Collected data:
=== Section Start ===

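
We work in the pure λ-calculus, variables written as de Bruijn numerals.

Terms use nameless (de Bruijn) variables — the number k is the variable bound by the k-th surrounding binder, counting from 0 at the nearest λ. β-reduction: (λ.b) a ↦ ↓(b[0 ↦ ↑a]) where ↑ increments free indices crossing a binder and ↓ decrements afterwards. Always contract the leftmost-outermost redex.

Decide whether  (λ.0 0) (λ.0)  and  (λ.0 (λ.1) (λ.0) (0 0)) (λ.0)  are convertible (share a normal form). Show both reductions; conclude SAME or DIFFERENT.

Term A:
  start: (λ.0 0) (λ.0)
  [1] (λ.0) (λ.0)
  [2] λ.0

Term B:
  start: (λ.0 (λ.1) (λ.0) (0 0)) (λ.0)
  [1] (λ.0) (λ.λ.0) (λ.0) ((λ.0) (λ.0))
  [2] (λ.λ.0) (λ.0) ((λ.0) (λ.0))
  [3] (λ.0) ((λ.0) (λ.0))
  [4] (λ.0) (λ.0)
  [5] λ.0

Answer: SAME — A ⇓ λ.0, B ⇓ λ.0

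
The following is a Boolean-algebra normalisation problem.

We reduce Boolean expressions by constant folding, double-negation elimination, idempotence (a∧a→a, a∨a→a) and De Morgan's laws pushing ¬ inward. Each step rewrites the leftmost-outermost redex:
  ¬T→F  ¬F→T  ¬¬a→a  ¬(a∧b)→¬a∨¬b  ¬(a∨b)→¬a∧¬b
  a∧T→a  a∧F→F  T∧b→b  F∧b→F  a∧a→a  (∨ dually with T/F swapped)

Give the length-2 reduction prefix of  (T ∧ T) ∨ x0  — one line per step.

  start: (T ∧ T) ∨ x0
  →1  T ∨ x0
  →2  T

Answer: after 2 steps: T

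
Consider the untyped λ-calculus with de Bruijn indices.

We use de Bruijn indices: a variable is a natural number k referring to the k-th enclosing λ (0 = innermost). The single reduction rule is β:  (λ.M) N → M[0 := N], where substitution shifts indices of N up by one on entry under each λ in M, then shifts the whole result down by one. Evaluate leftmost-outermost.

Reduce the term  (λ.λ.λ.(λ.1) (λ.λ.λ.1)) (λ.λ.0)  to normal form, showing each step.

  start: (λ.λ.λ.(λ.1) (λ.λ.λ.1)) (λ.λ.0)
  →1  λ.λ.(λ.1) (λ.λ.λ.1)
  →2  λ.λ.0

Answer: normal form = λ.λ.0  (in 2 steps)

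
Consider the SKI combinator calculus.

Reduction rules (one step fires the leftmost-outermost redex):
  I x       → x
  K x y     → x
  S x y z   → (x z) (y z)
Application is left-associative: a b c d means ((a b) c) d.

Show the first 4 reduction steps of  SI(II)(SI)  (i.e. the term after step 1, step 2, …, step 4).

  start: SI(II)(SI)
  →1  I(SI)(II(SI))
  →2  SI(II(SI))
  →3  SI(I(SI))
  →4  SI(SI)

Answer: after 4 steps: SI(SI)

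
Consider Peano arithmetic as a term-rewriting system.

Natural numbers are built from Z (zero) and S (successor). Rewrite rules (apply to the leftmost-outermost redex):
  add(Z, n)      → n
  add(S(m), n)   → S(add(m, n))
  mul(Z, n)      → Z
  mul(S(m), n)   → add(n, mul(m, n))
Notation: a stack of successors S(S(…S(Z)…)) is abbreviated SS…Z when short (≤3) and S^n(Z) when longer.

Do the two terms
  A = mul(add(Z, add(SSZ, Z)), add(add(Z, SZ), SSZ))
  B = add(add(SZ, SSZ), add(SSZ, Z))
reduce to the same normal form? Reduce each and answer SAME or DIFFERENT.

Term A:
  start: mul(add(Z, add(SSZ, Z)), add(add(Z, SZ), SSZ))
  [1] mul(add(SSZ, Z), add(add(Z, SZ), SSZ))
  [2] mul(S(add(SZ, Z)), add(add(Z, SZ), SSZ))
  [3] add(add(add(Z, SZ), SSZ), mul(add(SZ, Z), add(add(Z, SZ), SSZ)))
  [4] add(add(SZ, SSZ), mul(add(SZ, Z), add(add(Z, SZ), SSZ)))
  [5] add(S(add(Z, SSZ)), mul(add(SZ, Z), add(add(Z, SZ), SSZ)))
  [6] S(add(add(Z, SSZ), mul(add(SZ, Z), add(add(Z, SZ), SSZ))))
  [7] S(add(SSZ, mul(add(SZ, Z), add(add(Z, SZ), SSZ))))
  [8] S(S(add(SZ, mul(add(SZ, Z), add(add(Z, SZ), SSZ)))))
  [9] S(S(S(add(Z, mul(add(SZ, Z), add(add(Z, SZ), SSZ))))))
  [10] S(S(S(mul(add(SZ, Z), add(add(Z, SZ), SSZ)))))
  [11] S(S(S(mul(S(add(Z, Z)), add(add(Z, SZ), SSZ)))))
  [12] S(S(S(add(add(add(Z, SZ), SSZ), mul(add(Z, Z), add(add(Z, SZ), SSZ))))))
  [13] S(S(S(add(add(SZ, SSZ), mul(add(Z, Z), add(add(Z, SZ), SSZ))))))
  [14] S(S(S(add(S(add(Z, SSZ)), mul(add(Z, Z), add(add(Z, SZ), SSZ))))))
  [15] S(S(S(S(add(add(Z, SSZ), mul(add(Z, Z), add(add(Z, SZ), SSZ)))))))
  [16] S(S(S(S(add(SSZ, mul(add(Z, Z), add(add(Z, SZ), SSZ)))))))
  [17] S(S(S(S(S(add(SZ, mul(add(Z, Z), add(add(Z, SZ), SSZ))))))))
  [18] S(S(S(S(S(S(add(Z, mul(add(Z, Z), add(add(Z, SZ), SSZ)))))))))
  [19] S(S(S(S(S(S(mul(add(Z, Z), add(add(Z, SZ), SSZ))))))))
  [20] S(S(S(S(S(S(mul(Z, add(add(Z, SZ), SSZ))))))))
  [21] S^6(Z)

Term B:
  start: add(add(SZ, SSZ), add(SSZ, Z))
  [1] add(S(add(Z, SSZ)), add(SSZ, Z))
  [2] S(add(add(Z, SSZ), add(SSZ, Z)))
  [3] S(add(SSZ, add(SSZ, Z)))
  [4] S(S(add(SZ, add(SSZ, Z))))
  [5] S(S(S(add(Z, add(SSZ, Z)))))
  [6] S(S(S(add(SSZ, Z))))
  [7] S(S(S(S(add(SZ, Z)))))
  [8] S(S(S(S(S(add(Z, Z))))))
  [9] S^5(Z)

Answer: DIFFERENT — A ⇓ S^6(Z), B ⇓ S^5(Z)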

=== Section End ===
=== Section Start ===

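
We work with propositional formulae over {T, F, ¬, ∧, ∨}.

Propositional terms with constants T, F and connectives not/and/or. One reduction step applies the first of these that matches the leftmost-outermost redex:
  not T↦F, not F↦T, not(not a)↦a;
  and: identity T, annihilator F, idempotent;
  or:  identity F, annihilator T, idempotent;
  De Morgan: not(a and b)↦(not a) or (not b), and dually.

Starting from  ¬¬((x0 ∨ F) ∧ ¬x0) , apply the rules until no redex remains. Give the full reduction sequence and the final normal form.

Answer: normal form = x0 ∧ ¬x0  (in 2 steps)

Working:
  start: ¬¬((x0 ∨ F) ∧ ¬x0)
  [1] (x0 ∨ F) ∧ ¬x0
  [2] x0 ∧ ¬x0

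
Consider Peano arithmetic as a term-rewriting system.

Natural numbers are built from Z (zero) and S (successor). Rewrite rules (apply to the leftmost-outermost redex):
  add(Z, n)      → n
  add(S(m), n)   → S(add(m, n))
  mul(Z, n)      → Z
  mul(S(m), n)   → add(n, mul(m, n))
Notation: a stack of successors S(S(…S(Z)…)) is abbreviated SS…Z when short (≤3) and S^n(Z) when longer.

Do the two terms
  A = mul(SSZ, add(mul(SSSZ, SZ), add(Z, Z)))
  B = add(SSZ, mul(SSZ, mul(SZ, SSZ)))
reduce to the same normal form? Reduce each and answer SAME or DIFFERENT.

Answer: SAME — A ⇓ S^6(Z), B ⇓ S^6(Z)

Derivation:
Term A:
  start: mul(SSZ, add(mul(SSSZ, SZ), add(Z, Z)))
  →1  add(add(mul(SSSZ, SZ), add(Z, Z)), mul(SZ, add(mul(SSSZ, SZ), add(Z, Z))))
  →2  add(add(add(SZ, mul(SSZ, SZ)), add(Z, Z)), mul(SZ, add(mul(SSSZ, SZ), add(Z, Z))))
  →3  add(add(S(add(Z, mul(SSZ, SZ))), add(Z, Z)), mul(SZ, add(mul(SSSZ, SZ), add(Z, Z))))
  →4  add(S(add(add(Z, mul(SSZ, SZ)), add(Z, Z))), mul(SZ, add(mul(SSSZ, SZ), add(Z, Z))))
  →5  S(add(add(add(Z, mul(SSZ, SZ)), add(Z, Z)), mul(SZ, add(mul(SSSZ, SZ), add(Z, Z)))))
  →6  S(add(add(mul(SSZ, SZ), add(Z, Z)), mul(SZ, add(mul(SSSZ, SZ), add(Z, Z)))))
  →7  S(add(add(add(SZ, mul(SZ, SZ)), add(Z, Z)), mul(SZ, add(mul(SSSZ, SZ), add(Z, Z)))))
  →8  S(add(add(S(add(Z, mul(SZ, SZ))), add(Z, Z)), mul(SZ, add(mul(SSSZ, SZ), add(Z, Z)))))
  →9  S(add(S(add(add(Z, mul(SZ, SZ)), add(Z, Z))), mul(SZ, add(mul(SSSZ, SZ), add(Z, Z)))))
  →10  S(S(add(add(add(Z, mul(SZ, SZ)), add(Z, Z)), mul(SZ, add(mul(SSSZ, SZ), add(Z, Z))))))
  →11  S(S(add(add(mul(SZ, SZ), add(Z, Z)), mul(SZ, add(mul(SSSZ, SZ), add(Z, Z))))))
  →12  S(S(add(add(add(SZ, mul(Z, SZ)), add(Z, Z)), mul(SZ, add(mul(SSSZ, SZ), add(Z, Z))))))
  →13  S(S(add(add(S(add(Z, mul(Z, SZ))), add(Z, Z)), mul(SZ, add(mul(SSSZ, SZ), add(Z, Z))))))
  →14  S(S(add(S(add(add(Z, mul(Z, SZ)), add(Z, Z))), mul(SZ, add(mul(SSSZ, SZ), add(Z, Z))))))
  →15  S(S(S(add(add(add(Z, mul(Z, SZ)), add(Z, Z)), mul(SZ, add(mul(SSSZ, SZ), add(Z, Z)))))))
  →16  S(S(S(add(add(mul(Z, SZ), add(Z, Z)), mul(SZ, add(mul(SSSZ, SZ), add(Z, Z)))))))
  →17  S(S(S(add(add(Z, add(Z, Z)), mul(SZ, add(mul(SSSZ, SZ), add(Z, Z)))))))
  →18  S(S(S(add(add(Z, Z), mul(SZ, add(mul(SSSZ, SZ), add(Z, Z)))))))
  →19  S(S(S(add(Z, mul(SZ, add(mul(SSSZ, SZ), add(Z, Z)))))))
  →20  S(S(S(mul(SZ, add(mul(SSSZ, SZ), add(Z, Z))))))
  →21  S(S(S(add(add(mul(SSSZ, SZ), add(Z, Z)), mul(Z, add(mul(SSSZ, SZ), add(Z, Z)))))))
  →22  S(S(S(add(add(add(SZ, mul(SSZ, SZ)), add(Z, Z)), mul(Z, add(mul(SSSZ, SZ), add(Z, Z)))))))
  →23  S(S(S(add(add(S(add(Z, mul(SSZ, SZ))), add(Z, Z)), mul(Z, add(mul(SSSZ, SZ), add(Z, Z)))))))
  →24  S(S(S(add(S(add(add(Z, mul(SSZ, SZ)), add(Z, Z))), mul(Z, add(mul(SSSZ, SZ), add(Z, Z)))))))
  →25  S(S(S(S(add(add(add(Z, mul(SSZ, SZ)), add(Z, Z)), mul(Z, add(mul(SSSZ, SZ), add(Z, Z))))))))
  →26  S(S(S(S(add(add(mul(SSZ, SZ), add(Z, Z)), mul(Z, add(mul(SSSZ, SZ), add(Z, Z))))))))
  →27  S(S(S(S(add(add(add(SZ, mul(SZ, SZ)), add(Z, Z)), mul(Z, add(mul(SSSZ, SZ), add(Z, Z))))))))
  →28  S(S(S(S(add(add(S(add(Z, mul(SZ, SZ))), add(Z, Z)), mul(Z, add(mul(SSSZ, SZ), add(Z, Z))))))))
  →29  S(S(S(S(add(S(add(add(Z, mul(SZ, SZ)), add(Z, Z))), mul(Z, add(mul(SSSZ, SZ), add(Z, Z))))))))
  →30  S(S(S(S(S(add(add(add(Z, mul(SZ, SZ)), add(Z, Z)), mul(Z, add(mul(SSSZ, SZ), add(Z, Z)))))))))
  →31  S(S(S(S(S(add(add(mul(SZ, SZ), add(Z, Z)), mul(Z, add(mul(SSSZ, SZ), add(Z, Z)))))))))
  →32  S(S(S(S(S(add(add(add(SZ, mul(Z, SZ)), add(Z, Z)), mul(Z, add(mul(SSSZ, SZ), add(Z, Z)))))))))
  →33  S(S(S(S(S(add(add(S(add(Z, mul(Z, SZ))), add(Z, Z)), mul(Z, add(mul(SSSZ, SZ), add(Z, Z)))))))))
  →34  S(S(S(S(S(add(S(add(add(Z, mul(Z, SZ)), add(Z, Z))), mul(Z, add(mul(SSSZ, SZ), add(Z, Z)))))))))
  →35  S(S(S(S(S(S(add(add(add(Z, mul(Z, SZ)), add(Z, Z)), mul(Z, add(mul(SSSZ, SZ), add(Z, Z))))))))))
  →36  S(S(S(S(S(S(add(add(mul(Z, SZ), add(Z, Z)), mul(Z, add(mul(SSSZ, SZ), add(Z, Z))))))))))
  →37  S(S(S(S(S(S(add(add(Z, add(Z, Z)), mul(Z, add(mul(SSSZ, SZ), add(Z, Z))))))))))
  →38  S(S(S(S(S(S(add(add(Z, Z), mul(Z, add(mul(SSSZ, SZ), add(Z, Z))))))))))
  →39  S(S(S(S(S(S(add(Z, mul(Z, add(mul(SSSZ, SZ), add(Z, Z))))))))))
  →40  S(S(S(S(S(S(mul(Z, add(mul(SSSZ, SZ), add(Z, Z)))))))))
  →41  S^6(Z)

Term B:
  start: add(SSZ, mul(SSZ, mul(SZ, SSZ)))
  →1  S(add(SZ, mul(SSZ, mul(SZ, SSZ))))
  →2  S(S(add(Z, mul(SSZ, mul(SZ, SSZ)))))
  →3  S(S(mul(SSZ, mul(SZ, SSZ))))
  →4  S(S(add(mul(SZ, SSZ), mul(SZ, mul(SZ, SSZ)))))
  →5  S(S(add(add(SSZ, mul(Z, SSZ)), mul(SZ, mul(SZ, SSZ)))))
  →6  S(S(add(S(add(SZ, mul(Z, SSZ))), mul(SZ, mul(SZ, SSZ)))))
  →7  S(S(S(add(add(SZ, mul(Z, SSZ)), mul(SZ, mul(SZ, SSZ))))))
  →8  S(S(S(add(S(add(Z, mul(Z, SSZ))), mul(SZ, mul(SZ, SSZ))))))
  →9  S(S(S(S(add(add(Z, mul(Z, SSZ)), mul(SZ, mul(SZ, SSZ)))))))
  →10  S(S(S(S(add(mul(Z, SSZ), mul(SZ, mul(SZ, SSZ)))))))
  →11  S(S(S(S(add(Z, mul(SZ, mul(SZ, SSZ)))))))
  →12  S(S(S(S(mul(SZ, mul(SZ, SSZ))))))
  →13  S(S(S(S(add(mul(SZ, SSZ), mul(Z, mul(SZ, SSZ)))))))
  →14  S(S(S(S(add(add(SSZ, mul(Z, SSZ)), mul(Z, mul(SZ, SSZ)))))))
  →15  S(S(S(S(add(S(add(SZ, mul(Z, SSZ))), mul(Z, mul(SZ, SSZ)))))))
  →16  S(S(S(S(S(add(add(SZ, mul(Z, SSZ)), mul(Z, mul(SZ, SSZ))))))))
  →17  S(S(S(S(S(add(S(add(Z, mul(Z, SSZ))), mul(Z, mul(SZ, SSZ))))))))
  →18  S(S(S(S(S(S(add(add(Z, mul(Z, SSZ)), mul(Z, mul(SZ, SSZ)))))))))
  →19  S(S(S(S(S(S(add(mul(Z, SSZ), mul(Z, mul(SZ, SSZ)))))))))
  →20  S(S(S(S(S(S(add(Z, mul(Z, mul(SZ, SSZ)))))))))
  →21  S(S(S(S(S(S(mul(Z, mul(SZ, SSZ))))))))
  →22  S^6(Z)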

=== Section End ===

For the word "outermost", tally the lines of the entries in which it appears and give the total alone.

7